Requirement
In full and without edits, write out the data that follows.

Study material
== == ==
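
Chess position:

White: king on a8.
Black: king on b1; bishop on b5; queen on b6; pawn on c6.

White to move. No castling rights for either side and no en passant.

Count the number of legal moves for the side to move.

White to move; king on a8.
In check: no.
Legal moves: none.
Count: 0.

0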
== == ==
Solved exercise
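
Chess position:

White: king on a8.
Black: king on b1; bishop on b5; queen on b6; pawn on c6.

White to move. No castling rights for either side and no en passant.

Count the number of legal moves for the side to move.

White to move; king on a8.
In check: no.
Legal moves: none.
Count: 0.

0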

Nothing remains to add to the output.